**WHAT THE TASK ASKS**: Repeat precisely, and only, the lines between the line containing "On Conway's topograph for f(x,y) = −10x² −" and the end of the listing below, both ends included.

- Opening Delimiter -

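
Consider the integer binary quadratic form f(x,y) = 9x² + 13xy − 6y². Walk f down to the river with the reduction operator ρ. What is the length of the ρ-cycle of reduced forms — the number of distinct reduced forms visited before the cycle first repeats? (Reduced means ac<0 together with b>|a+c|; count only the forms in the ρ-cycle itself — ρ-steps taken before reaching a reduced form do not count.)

D = 385, ⌊√D⌋ = 19
river: ρ → (-6,11,11)
river: ρ → (11,11,-6)
river: ρ → (-6,13,9)
river: ρ → (9,5,-10)
river: ρ → (-10,15,4)
river: ρ → (4,17,-6)
river: ρ → (-6,19,1)
river: ρ → (1,19,-6)
river: ρ → (-6,17,4)
river: ρ → (4,15,-10)
river: ρ → (-10,5,9)
river: ρ → (9,13,-6)
ρ-cycle length = 12 (tail of 0 descent steps not counted)

12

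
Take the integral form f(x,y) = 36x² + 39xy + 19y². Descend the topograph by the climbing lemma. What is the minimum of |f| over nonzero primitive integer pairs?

translate: b→-33 (≡39 mod 72), so (36,39,19)→(36,-33,16)
flip: (36,-33,16)→(16,33,36)
translate: b→1 (≡33 mod 32), so (16,33,36)→(16,1,19)
reduced (well bottom): (16,1,19) with a≤c, −a<b≤a
well minimum = a = 16

16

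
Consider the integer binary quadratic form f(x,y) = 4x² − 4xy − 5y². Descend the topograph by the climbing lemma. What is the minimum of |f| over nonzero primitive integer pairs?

descent: ρ → (-5,4,4)  [lands on river]
river: ρ → (4,4,-5)
river: ρ → (-5,6,3)
river: ρ → (3,6,-5)
closes: descent 1, river 4
min |a| on river = 3

3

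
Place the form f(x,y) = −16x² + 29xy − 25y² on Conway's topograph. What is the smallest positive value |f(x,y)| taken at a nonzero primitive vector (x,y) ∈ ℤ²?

translate: b→3 (≡-29 mod 32), so (16,-29,25)→(16,3,12)
flip: (16,3,12)→(12,-3,16)
reduced (well bottom): (12,-3,16) with a≤c, −a<b≤a
well minimum |f| = |-12| = 12 (negative-definite)

12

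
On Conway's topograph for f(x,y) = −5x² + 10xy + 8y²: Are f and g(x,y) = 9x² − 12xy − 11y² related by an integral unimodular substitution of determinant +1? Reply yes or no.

D₁ = 260, D₂ = 540
discriminants differ ⇒ not SL₂(ℤ)-equivalent

no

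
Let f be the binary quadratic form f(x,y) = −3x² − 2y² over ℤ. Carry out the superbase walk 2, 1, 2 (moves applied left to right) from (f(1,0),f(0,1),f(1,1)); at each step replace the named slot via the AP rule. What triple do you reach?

start (-3,-2,-5) = (f(1,0),f(0,1),f(1,1))
replace slot 2: 2·((-3)+(-5)) − (-2) = -14 → (-3,-14,-5)
replace slot 1: 2·((-14)+(-5)) − (-3) = -35 → (-35,-14,-5)
replace slot 2: 2·((-35)+(-5)) − (-14) = -66 → (-35,-66,-5)

-35,-66,-5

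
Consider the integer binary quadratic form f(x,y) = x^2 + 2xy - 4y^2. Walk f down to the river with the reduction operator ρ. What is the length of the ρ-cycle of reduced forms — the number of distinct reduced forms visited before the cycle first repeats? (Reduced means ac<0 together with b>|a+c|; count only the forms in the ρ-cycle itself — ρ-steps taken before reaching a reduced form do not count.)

D = 20, ⌊√D⌋ = 4
descent: ρ → (-4,-2,1)
descent: ρ → (1,4,-1)  [lands on river]
river: ρ → (-1,4,1)
ρ-cycle length = 2 (tail of 2 descent steps not counted)

2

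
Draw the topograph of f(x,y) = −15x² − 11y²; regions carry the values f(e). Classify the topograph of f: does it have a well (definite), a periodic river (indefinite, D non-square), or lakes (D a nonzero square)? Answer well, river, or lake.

D = b²−4ac = 0² − 4·(-15)·(-11) = -660
D < 0 ⇒ definite ⇒ every region one sign ⇒ single well

well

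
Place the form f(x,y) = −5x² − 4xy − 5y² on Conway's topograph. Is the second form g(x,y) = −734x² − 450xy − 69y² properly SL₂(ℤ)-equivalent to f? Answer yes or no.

D₁ = -84, D₂ = -84
f is negative-definite; reduce −f:
−f: reduced (well bottom): (5,4,5) with a≤c, −a<b≤a
flip sign back: reduced form of f is (-5,-4,-5)
g is negative-definite; reduce −g:
−g: flip: (734,450,69)→(69,-450,734)
−g: translate: b→-36 (≡-450 mod 138), so (69,-450,734)→(69,-36,5)
−g: flip: (69,-36,5)→(5,36,69)
−g: translate: b→-4 (≡36 mod 10), so (5,36,69)→(5,-4,5)
−g: flip: (5,-4,5)→(5,4,5)
−g: reduced (well bottom): (5,4,5) with a≤c, −a<b≤a
flip sign back: reduced form of g is (-5,-4,-5)
reduced forms (-5, -4, -5) vs (-5, -4, -5) ⇒ equivalent

yes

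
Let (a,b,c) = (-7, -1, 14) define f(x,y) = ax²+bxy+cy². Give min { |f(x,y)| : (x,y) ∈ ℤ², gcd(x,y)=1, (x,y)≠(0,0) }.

descent: ρ → (14,1,-7)
descent: ρ → (-7,13,8)  [lands on river]
river: ρ → (8,19,-1)
river: ρ → (-1,19,8)
river: ρ → (8,13,-7)
river: ρ → (-7,15,6)
river: ρ → (6,9,-13)
river: ρ → (-13,17,2)
river: ρ → (2,19,-4)
river: ρ → (-4,13,14)
river: ρ → (14,15,-3)
river: ρ → (-3,15,14)
river: ρ → (14,13,-4)
river: ρ → (-4,19,2)
river: ρ → (2,17,-13)
river: ρ → (-13,9,6)
river: ρ → (6,15,-7)
closes: descent 2, river 16
min |a| on river = 1

1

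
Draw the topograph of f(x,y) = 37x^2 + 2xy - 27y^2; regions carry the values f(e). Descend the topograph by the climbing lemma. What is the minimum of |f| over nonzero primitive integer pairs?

descent: ρ → (-27,52,12)  [lands on river]
river: ρ → (12,44,-43)
river: ρ → (-43,42,13)
river: ρ → (13,62,-3)
river: ρ → (-3,58,53)
river: ρ → (53,48,-8)
river: ρ → (-8,48,53)
river: ρ → (53,58,-3)
river: ρ → (-3,62,13)
river: ρ → (13,42,-43)
river: ρ → (-43,44,12)
river: ρ → (12,52,-27)
river: ρ → (-27,56,8)
river: ρ → (8,56,-27)
closes: descent 1, river 14
min |a| on river = 3

3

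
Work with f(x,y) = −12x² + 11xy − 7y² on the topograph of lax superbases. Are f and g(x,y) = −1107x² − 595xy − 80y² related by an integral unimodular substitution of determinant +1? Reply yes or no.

D₁ = -215, D₂ = -215
f is negative-definite; reduce −f:
−f: flip: (12,-11,7)→(7,11,12)
−f: translate: b→-3 (≡11 mod 14), so (7,11,12)→(7,-3,8)
−f: reduced (well bottom): (7,-3,8) with a≤c, −a<b≤a
flip sign back: reduced form of f is (-7,3,-8)
g is negative-definite; reduce −g:
−g: flip: (1107,595,80)→(80,-595,1107)
−g: translate: b→45 (≡-595 mod 160), so (80,-595,1107)→(80,45,7)
−g: flip: (80,45,7)→(7,-45,80)
−g: translate: b→-3 (≡-45 mod 14), so (7,-45,80)→(7,-3,8)
−g: reduced (well bottom): (7,-3,8) with a≤c, −a<b≤a
flip sign back: reduced form of g is (-7,3,-8)
reduced forms (-7, 3, -8) vs (-7, 3, -8) ⇒ equivalent

yes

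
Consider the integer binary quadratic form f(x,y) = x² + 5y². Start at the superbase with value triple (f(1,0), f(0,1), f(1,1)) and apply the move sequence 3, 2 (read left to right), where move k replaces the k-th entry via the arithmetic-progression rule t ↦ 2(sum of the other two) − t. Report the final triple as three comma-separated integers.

start (1,5,6) = (f(1,0),f(0,1),f(1,1))
replace slot 3: 2·(1+5) − 6 = 6 → (1,5,6)
replace slot 2: 2·(1+6) − 5 = 9 → (1,9,6)

1,9,6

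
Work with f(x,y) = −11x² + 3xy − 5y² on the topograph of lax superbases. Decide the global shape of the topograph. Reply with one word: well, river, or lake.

D = b²−4ac = 3² − 4·(-11)·(-5) = -211
D < 0 ⇒ definite ⇒ every region one sign ⇒ single well

well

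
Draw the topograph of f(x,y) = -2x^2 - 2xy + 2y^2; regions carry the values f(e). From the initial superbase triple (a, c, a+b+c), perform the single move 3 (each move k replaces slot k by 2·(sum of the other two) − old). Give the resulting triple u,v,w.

start (-2,2,-2) = (f(1,0),f(0,1),f(1,1))
replace slot 3: 2·((-2)+2) − (-2) = 2 → (-2,2,2)

-2,2,2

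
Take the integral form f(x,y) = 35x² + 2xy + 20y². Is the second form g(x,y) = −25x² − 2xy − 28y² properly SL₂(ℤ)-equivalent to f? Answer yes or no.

D₁ = -2796, D₂ = -2796
f: flip: (35,2,20)→(20,-2,35)
f: reduced (well bottom): (20,-2,35) with a≤c, −a<b≤a
g is negative-definite; reduce −g:
−g: reduced (well bottom): (25,2,28) with a≤c, −a<b≤a
flip sign back: reduced form of g is (-25,-2,-28)
reduced forms (20, -2, 35) vs (-25, -2, -28) ⇒ inequivalent

no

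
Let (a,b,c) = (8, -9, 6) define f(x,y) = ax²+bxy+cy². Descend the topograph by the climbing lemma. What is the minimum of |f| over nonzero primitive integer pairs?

translate: b→7 (≡-9 mod 16), so (8,-9,6)→(8,7,5)
flip: (8,7,5)→(5,-7,8)
translate: b→3 (≡-7 mod 10), so (5,-7,8)→(5,3,6)
reduced (well bottom): (5,3,6) with a≤c, −a<b≤a
well minimum = a = 5

5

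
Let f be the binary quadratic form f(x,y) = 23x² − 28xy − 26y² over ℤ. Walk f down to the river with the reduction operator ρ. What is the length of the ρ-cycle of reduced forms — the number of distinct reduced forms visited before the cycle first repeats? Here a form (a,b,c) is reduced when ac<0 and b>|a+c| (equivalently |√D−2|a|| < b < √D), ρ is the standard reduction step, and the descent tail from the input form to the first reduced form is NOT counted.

D = 3176, ⌊√D⌋ = 56
descent: ρ → (-26,28,23)  [lands on river]
river: ρ → (23,18,-31)
river: ρ → (-31,44,10)
river: ρ → (10,56,-1)
river: ρ → (-1,56,10)
river: ρ → (10,44,-31)
river: ρ → (-31,18,23)
river: ρ → (23,28,-26)
river: ρ → (-26,24,25)
river: ρ → (25,26,-25)
river: ρ → (-25,24,26)
river: ρ → (26,28,-23)
river: ρ → (-23,18,31)
river: ρ → (31,44,-10)
river: ρ → (-10,56,1)
river: ρ → (1,56,-10)
river: ρ → (-10,44,31)
river: ρ → (31,18,-23)
river: ρ → (-23,28,26)
river: ρ → (26,24,-25)
river: ρ → (-25,26,25)
river: ρ → (25,24,-26)
ρ-cycle length = 22 (tail of 1 descent step not counted)

22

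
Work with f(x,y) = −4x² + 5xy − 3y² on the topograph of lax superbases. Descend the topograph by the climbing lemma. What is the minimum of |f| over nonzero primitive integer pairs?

translate: b→3 (≡-5 mod 8), so (4,-5,3)→(4,3,2)
flip: (4,3,2)→(2,-3,4)
translate: b→1 (≡-3 mod 4), so (2,-3,4)→(2,1,3)
reduced (well bottom): (2,1,3) with a≤c, −a<b≤a
well minimum |f| = |-2| = 2 (negative-definite)

2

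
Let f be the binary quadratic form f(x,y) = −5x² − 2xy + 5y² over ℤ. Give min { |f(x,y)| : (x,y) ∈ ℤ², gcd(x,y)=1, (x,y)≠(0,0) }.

descent: ρ → (5,2,-5)  [lands on river]
river: ρ → (-5,8,2)
river: ρ → (2,8,-5)
river: ρ → (-5,2,5)
river: ρ → (5,8,-2)
river: ρ → (-2,8,5)
closes: descent 1, river 6
min |a| on river = 2

2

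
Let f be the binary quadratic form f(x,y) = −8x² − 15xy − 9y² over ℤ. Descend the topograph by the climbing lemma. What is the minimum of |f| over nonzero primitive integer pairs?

translate: b→-1 (≡15 mod 16), so (8,15,9)→(8,-1,2)
flip: (8,-1,2)→(2,1,8)
reduced (well bottom): (2,1,8) with a≤c, −a<b≤a
well minimum |f| = |-2| = 2 (negative-definite)

2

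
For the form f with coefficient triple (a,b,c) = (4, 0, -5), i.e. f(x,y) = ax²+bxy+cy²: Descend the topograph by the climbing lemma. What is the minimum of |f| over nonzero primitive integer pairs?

descent: ρ → (-5,0,4)
descent: ρ → (4,8,-1)  [lands on river]
river: ρ → (-1,8,4)
closes: descent 2, river 2
min |a| on river = 1

1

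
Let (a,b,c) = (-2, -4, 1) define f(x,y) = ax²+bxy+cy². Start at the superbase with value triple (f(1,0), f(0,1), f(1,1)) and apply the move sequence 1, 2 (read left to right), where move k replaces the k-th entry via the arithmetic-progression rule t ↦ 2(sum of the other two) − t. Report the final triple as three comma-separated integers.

start (-2,1,-5) = (f(1,0),f(0,1),f(1,1))
replace slot 1: 2·(1+(-5)) − (-2) = -6 → (-6,1,-5)
replace slot 2: 2·((-6)+(-5)) − 1 = -23 → (-6,-23,-5)

-6,-23,-5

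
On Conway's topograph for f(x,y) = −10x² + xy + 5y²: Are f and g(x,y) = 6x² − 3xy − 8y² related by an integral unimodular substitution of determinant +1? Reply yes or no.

D₁ = 201, D₂ = 201
river cycle of f (length 14): (5, 9, -6), (-6, 3, 8), (8, 13, -1), (-1, 13, 8), (8, 3, -6), (-6, 9, 5), (5, 11, -4), (-4, 13, 2), (2, 11, -10), (-10, 9, 3), … (4 more)
river cycle of g (length 14): (-8, 3, 6), (6, 9, -5), (-5, 11, 4), (4, 13, -2), (-2, 11, 10), (10, 9, -3), (-3, 9, 10), (10, 11, -2), (-2, 13, 4), (4, 11, -5), … (4 more)
cycles differ ⇒ inequivalent

no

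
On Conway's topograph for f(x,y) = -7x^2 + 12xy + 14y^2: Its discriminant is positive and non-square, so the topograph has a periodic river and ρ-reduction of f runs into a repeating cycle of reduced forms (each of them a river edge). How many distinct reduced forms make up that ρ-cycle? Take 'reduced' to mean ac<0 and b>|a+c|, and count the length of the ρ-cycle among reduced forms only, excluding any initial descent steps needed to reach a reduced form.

D = 536, ⌊√D⌋ = 23
river: ρ → (14,16,-5)
river: ρ → (-5,14,17)
river: ρ → (17,20,-2)
river: ρ → (-2,20,17)
river: ρ → (17,14,-5)
river: ρ → (-5,16,14)
river: ρ → (14,12,-7)
river: ρ → (-7,16,10)
river: ρ → (10,4,-13)
river: ρ → (-13,22,1)
river: ρ → (1,22,-13)
river: ρ → (-13,4,10)
river: ρ → (10,16,-7)
river: ρ → (-7,12,14)
ρ-cycle length = 14 (tail of 0 descent steps not counted)

14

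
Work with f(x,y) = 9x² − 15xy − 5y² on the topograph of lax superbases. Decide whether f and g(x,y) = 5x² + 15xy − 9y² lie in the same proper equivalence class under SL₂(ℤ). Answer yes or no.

D₁ = 405, D₂ = 405
river cycle of f (length 6): (-5, 15, 9), (9, 3, -11), (-11, 19, 1), (1, 19, -11), (-11, 3, 9), (9, 15, -5)
river cycle of g (length 6): (-9, 3, 11), (11, 19, -1), (-1, 19, 11), (11, 3, -9), (-9, 15, 5), (5, 15, -9)
cycles differ ⇒ inequivalent

no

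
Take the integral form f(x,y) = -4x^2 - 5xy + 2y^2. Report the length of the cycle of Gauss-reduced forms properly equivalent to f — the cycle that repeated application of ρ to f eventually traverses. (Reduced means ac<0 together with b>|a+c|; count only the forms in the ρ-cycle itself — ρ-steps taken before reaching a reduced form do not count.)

D = 57, ⌊√D⌋ = 7
descent: ρ → (2,5,-4)  [lands on river]
river: ρ → (-4,3,3)
river: ρ → (3,3,-4)
river: ρ → (-4,5,2)
river: ρ → (2,7,-1)
river: ρ → (-1,7,2)
ρ-cycle length = 6 (tail of 1 descent step not counted)

6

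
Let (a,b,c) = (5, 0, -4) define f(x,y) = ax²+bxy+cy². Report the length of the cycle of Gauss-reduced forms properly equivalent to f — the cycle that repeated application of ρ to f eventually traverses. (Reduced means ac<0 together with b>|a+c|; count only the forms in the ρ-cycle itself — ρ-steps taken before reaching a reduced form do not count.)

D = 80, ⌊√D⌋ = 8
descent: ρ → (-4,8,1)  [lands on river]
river: ρ → (1,8,-4)
ρ-cycle length = 2 (tail of 1 descent step not counted)

2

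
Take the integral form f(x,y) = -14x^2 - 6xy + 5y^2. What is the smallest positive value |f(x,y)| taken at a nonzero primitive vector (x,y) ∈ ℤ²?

descent: ρ → (5,16,-3)  [lands on river]
river: ρ → (-3,14,10)
river: ρ → (10,6,-7)
river: ρ → (-7,8,9)
river: ρ → (9,10,-6)
river: ρ → (-6,14,5)
closes: descent 1, river 6
min |a| on river = 3

3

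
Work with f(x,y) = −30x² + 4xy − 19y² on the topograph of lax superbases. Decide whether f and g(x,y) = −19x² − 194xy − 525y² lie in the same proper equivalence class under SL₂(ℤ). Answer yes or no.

D₁ = -2264, D₂ = -2264
f is negative-definite; reduce −f:
−f: flip: (30,-4,19)→(19,4,30)
−f: reduced (well bottom): (19,4,30) with a≤c, −a<b≤a
flip sign back: reduced form of f is (-19,-4,-30)
g is negative-definite; reduce −g:
−g: translate: b→4 (≡194 mod 38), so (19,194,525)→(19,4,30)
−g: reduced (well bottom): (19,4,30) with a≤c, −a<b≤a
flip sign back: reduced form of g is (-19,-4,-30)
reduced forms (-19, -4, -30) vs (-19, -4, -30) ⇒ equivalent

yes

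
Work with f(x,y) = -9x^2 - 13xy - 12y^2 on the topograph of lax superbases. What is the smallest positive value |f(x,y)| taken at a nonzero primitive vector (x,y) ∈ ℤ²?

translate: b→-5 (≡13 mod 18), so (9,13,12)→(9,-5,8)
flip: (9,-5,8)→(8,5,9)
reduced (well bottom): (8,5,9) with a≤c, −a<b≤a
well minimum |f| = |-8| = 8 (negative-definite)

8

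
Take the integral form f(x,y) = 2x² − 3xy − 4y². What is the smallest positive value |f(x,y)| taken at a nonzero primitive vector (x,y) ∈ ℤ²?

descent: ρ → (-4,3,2)  [lands on river]
river: ρ → (2,5,-2)
river: ρ → (-2,3,4)
river: ρ → (4,5,-1)
river: ρ → (-1,5,4)
river: ρ → (4,3,-2)
river: ρ → (-2,5,2)
river: ρ → (2,3,-4)
river: ρ → (-4,5,1)
river: ρ → (1,5,-4)
closes: descent 1, river 10
min |a| on river = 1

1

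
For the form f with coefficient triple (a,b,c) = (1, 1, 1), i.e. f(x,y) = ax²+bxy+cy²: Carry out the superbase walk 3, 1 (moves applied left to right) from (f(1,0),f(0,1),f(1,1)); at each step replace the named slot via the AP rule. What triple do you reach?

start (1,1,3) = (f(1,0),f(0,1),f(1,1))
replace slot 3: 2·(1+1) − 3 = 1 → (1,1,1)
replace slot 1: 2·(1+1) − 1 = 3 → (3,1,1)

3,1,1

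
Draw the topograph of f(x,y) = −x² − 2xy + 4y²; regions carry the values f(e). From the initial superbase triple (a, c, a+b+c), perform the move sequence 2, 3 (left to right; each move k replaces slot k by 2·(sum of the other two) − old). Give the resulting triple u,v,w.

start (-1,4,1) = (f(1,0),f(0,1),f(1,1))
replace slot 2: 2·((-1)+1) − 4 = -4 → (-1,-4,1)
replace slot 3: 2·((-1)+(-4)) − 1 = -11 → (-1,-4,-11)

-1,-4,-11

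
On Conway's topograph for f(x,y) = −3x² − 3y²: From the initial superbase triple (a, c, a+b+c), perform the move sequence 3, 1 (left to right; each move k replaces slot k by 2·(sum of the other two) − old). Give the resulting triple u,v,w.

start (-3,-3,-6) = (f(1,0),f(0,1),f(1,1))
replace slot 3: 2·((-3)+(-3)) − (-6) = -6 → (-3,-3,-6)
replace slot 1: 2·((-3)+(-6)) − (-3) = -15 → (-15,-3,-6)

-15,-3,-6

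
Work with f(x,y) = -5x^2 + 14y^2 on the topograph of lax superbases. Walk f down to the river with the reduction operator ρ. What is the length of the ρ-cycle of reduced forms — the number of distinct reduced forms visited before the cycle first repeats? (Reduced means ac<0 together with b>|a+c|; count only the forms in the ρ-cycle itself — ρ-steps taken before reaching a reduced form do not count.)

D = 280, ⌊√D⌋ = 16
descent: ρ → (14,0,-5)
descent: ρ → (-5,10,9)  [lands on river]
river: ρ → (9,8,-6)
river: ρ → (-6,16,1)
river: ρ → (1,16,-6)
river: ρ → (-6,8,9)
river: ρ → (9,10,-5)
ρ-cycle length = 6 (tail of 2 descent steps not counted)

6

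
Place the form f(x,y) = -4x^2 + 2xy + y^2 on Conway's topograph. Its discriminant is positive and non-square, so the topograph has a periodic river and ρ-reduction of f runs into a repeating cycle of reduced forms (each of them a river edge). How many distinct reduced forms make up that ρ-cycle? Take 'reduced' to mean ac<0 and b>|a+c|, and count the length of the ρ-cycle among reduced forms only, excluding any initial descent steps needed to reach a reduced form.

D = 20, ⌊√D⌋ = 4
descent: ρ → (1,4,-1)  [lands on river]
river: ρ → (-1,4,1)
ρ-cycle length = 2 (tail of 1 descent step not counted)

2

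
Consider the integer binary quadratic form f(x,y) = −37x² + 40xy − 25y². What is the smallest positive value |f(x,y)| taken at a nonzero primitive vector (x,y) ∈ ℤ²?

translate: b→34 (≡-40 mod 74), so (37,-40,25)→(37,34,22)
flip: (37,34,22)→(22,-34,37)
translate: b→10 (≡-34 mod 44), so (22,-34,37)→(22,10,25)
reduced (well bottom): (22,10,25) with a≤c, −a<b≤a
well minimum |f| = |-22| = 22 (negative-definite)

22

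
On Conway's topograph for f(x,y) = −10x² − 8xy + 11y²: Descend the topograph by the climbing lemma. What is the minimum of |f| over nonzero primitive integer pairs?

descent: ρ → (11,8,-10)  [lands on river]
river: ρ → (-10,12,9)
river: ρ → (9,6,-13)
river: ρ → (-13,20,2)
river: ρ → (2,20,-13)
river: ρ → (-13,6,9)
river: ρ → (9,12,-10)
river: ρ → (-10,8,11)
river: ρ → (11,14,-7)
river: ρ → (-7,14,11)
closes: descent 1, river 10
min |a| on river = 2

2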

- Closing Delimiter -

**WRITTEN RESPONSE**:
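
On Conway's topograph for f(x,y) = −10x² − 8xy + 11y²: Descend the topograph by the climbing lemma. What is the minimum of |f| over nonzero primitive integer pairs?

descent: ρ → (11,8,-10)  [lands on river]
river: ρ → (-10,12,9)
river: ρ → (9,6,-13)
river: ρ → (-13,20,2)
river: ρ → (2,20,-13)
river: ρ → (-13,6,9)
river: ρ → (9,12,-10)
river: ρ → (-10,8,11)
river: ρ → (11,14,-7)
river: ρ → (-7,14,11)
closes: descent 1, river 10
min |a| on river = 2

2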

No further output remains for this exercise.